[What the exercise asks]
Every line of the following records that includes "gyroid" should be copied.

[Records supplied]
*-*-*
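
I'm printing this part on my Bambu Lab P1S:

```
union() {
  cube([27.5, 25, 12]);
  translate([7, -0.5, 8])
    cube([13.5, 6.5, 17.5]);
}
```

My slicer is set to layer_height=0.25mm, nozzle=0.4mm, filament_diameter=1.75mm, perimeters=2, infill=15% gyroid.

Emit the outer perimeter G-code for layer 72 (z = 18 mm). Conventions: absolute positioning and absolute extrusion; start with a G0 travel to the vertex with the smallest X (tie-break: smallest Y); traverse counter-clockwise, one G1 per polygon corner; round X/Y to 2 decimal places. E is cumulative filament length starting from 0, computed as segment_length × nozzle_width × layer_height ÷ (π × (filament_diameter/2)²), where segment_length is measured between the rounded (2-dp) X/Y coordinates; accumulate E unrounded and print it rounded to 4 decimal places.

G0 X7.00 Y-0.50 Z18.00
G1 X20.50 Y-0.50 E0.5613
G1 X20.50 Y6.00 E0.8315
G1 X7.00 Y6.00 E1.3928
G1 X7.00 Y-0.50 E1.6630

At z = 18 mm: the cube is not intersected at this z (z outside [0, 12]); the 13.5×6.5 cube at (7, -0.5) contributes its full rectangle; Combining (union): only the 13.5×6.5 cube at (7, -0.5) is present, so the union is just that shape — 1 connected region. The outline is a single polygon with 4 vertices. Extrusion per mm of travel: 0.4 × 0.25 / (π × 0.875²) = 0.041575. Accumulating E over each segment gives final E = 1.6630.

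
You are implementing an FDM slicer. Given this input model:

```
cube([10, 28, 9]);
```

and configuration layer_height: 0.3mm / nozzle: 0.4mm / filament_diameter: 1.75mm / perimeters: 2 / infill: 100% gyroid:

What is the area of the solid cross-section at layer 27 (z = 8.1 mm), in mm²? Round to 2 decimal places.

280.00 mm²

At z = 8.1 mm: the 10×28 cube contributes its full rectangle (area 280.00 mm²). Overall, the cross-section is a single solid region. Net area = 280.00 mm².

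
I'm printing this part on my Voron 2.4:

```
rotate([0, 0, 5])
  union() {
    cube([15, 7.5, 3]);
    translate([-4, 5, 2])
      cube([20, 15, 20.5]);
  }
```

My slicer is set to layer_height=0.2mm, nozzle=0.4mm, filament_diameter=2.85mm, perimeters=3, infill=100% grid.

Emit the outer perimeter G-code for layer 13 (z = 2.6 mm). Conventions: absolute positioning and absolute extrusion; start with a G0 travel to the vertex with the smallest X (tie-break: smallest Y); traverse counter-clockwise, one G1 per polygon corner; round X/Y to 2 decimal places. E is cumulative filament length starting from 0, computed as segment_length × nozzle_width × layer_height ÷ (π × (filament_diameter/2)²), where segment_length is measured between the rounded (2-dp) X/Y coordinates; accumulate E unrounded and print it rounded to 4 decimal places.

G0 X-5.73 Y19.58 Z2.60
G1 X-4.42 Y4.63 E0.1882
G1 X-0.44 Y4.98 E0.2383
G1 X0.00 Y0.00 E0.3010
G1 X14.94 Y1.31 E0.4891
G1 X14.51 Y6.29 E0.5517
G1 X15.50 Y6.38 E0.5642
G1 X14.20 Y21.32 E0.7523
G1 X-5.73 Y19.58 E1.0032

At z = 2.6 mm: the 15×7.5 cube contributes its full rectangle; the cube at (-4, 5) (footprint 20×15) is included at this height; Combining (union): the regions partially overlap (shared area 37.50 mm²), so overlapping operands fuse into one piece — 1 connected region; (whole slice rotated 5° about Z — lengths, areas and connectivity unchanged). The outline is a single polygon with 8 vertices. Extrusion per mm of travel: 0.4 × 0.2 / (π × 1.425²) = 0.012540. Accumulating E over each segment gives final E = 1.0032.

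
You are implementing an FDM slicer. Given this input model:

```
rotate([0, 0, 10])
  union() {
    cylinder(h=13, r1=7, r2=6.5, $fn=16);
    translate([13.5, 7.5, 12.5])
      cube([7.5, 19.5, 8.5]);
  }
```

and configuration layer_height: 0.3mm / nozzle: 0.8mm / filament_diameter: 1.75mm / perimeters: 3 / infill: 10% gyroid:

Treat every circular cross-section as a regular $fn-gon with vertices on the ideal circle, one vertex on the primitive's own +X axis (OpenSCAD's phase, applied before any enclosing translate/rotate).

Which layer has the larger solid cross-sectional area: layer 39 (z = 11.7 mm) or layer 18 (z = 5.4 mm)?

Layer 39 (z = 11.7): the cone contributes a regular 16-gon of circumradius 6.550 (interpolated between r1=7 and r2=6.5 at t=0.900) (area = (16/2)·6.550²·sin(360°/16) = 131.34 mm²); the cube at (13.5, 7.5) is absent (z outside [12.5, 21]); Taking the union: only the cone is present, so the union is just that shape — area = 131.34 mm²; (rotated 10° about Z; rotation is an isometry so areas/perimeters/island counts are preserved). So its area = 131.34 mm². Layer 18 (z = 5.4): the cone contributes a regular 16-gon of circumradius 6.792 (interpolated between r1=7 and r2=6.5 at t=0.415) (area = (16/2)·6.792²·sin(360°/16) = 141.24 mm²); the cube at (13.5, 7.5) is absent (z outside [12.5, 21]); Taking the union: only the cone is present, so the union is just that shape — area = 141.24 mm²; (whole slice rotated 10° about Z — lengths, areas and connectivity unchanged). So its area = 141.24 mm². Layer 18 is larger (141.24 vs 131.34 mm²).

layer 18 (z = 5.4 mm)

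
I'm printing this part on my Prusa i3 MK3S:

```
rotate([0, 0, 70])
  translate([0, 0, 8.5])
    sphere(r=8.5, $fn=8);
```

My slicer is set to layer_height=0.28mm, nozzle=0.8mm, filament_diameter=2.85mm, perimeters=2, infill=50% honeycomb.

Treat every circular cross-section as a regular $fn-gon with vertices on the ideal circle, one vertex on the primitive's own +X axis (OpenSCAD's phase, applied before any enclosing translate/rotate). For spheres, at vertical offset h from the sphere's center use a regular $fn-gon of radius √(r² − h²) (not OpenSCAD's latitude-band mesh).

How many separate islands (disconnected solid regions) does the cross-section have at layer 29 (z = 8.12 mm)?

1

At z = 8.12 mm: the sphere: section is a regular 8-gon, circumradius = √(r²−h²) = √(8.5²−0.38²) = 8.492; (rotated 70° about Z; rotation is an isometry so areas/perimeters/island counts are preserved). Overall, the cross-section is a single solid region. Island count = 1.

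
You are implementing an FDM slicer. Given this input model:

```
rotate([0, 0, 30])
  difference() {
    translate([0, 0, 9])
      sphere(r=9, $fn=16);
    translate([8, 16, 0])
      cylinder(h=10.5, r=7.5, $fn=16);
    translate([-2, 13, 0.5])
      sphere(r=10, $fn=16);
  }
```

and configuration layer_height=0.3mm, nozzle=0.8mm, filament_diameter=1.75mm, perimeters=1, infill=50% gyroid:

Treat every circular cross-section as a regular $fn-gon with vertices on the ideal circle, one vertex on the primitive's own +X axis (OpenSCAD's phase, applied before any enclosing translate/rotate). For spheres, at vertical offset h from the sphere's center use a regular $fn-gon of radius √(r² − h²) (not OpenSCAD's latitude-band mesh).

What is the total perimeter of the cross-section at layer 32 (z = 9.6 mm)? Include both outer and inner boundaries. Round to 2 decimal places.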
*-*-*
[Solution]
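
My slicer is set to layer_height=0.25mm, nozzle=0.4mm, filament_diameter=1.75mm, perimeters=2, infill=15% gyroid.
and configuration layer_height: 0.3mm / nozzle: 0.4mm / filament_diameter: 1.75mm / perimeters: 2 / infill: 100% gyroid:
and configuration layer_height: 0.3mm / nozzle: 0.8mm / filament_diameter: 1.75mm / perimeters: 3 / infill: 10% gyroid:
and configuration layer_height=0.3mm, nozzle=0.8mm, filament_diameter=1.75mm, perimeters=1, infill=50% gyroid: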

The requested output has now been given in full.